_Instructions to follow_
Your output should consist solely of the lines from the one with "The current price of a stock is €130.00." through the end of the records, reproduced exactly, both ends included.
※
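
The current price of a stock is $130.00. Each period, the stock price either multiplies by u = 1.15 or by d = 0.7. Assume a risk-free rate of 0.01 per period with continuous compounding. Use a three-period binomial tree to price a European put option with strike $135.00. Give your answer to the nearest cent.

Risk-neutral probability p = (e^0.01 − 0.7)/(1.15 − 0.7) = 0.3101/0.4500 = 0.6890
Terminal stock prices: S_uuu = 197.7, S_uud = 120.3, S_udd = 73.25, S_ddd = 44.59
Terminal payoffs (K − S): max(-62.71, 0) = 0, max(14.65, 0) = 14.65, max(61.75, 0) = 61.75, max(90.41, 0) = 90.41
Node uu (S = 171.9): V_uu = e^(−0.01)·[0.6890·0.0000 + 0.3110·14.6525] = 4.5116
Node ud (S = 104.6): V_ud = e^(−0.01)·[0.6890·14.6525 + 0.3110·61.7450] = 29.0067
Node dd (S = 63.7): V_dd = e^(−0.01)·[0.6890·61.7450 + 0.3110·90.4100] = 69.9567
Node u (S = 149.5): V_u = e^(−0.01)·[0.6890·4.5116 + 0.3110·29.0067] = 12.0089
Node d (S = 91): V_d = e^(−0.01)·[0.6890·29.0067 + 0.3110·69.9567] = 41.3268
Node 0 (S = 130): V_0 = e^(−0.01)·[0.6890·12.0089 + 0.3110·41.3268] = 20.9165

$20.92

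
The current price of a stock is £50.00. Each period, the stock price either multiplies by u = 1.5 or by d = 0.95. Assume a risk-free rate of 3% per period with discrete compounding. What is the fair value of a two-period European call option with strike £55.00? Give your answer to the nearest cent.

Risk-neutral probability p = (1 + 0.03 − 0.95)/(1.5 − 0.95) = 0.0800/0.5500 = 0.1455
Terminal stock prices: S_uu = 112.5, S_ud = 71.25, S_dd = 45.12
Terminal payoffs (S − K): max(57.5, 0) = 57.5, max(16.25, 0) = 16.25, max(-9.875, 0) = 0
Node u (S = 75): V_u = 1/1.03·[0.1455·57.5000 + 0.8545·16.2500] = 21.6019
Node d (S = 47.5): V_d = 1/1.03·[0.1455·16.2500 + 0.8545·0.0000] = 2.2948
Node 0 (S = 50): V_0 = 1/1.03·[0.1455·21.6019 + 0.8545·2.2948] = 4.9545

£4.95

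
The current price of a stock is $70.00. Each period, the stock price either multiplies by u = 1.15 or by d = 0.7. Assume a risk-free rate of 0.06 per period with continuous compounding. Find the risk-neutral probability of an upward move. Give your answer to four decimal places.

Risk-neutral probability p = (e^0.06 − 0.7)/(1.15 − 0.7) = 0.3618/0.4500 = 0.8041

p = 0.8041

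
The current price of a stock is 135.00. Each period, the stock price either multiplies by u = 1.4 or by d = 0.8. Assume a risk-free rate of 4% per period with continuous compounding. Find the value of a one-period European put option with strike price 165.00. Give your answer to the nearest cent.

32.78

Risk-neutral probability p = (e^0.04 − 0.8)/(1.4 − 0.8) = 0.2408/0.6000 = 0.4014
Terminal stock prices: S_u = 189, S_d = 108
Terminal payoffs (K − S): max(-24, 0) = 0, max(57, 0) = 57
Node 0 (S = 135): V_0 = e^(−0.04)·[0.4014·0.0000 + 0.5986·57.0000] = 32.7850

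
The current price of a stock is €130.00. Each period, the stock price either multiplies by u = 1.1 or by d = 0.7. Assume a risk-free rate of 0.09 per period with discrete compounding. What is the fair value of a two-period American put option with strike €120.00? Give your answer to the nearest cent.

€1.07

Risk-neutral probability p = (1 + 0.09 − 0.7)/(1.1 − 0.7) = 0.3900/0.4000 = 0.9750
Terminal stock prices: S_uu = 157.3, S_ud = 100.1, S_dd = 63.7
Terminal payoffs (K − S): max(-37.3, 0) = 0, max(19.9, 0) = 19.9, max(56.3, 0) = 56.3
Node u (S = 143): continuation = 1/1.09·[0.9750·0.0000 + 0.0250·19.9000] = 0.4564; exercise value = 0.0000 ≤ continuation, so V_u = 0.4564
Node d (S = 91): continuation = 1/1.09·[0.9750·19.9000 + 0.0250·56.3000] = 19.0917; exercise value = 29.0000 > continuation, so V_d = 29.0000 (exercise)
Node 0 (S = 130): continuation = 1/1.09·[0.9750·0.4564 + 0.0250·29.0000] = 1.0734; exercise value = 0.0000 ≤ continuation, so V_0 = 1.0734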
※
_Expected answer_
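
The current price of a stock is €130.00. Each period, the stock price either multiplies by u = 1.1 or by d = 0.7. Assume a risk-free rate of 0.09 per period with discrete compounding. What is the fair value of a two-period American put option with strike €120.00? Give your answer to the nearest cent.

€1.07

Risk-neutral probability p = (1 + 0.09 − 0.7)/(1.1 − 0.7) = 0.3900/0.4000 = 0.9750
Terminal stock prices: S_uu = 157.3, S_ud = 100.1, S_dd = 63.7
Terminal payoffs (K − S): max(-37.3, 0) = 0, max(19.9, 0) = 19.9, max(56.3, 0) = 56.3
Node u (S = 143): continuation = 1/1.09·[0.9750·0.0000 + 0.0250·19.9000] = 0.4564; exercise value = 0.0000 ≤ continuation, so V_u = 0.4564
Node d (S = 91): continuation = 1/1.09·[0.9750·19.9000 + 0.0250·56.3000] = 19.0917; exercise value = 29.0000 > continuation, so V_d = 29.0000 (exercise)
Node 0 (S = 130): continuation = 1/1.09·[0.9750·0.4564 + 0.0250·29.0000] = 1.0734; exercise value = 0.0000 ≤ continuation, so V_0 = 1.0734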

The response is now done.